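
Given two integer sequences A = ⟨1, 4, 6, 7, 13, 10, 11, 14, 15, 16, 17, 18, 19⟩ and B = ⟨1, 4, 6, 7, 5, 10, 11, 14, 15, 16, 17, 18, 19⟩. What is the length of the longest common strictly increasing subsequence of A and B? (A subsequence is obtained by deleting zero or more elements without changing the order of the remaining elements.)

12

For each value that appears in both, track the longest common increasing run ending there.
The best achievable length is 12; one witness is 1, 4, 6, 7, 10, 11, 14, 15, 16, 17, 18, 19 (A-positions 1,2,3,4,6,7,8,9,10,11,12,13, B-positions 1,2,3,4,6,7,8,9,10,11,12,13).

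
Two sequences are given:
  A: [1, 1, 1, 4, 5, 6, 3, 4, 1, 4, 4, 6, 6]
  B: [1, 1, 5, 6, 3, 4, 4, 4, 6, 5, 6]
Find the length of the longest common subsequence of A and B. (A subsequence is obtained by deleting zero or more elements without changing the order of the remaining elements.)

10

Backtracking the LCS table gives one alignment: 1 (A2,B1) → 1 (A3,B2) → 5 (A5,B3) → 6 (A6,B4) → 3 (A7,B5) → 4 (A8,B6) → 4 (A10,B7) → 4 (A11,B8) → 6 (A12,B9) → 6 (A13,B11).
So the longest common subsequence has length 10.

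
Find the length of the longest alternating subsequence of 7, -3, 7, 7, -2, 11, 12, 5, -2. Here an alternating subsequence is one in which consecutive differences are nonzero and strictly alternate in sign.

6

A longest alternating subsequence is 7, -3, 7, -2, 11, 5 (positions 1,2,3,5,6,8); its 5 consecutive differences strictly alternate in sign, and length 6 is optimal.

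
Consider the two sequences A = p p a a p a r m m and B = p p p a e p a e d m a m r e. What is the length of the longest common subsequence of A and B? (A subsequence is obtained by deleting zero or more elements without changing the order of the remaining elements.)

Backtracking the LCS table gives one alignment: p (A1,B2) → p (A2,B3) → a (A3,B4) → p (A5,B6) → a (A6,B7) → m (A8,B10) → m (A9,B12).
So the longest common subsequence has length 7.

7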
•••••
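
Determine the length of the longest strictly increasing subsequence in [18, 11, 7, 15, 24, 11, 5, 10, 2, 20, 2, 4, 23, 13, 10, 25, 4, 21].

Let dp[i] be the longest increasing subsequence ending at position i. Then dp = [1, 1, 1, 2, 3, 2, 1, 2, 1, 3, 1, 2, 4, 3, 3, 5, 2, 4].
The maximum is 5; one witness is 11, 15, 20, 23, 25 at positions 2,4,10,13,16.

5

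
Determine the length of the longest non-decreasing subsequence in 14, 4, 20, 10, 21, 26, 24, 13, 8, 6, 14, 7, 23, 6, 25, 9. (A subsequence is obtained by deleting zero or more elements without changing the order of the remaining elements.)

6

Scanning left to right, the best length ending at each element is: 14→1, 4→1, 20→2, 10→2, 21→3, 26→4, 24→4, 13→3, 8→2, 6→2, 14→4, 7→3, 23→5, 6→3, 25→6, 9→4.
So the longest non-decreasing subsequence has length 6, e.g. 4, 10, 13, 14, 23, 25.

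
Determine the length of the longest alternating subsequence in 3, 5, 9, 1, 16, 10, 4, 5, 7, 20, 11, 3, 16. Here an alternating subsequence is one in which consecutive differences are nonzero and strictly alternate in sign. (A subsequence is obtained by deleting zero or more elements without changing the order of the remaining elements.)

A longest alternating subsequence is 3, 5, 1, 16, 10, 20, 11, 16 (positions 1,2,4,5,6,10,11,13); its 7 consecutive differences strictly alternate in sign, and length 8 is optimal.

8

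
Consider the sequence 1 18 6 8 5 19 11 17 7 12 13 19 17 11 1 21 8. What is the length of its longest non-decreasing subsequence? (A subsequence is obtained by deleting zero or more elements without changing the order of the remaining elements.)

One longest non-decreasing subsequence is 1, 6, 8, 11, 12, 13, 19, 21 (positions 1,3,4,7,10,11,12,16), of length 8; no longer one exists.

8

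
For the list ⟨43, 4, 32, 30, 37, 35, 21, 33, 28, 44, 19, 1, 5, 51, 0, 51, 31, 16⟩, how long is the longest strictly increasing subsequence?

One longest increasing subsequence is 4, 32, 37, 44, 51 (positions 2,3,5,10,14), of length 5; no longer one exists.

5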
•••••
> **YOUR ASSIGNMENT**
After locating the line with "Two sequences are" in the material above, return it and each line after it exactly, ending at the line with "B: [1, 1, 5, 6, 3, 4, 4, 4, 6, 5, 6]".

> **TASK OUTPUT**
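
Two sequences are given:
  A: [1, 1, 1, 4, 5, 6, 3, 4, 1, 4, 4, 6, 6]
  B: [1, 1, 5, 6, 3, 4, 4, 4, 6, 5, 6]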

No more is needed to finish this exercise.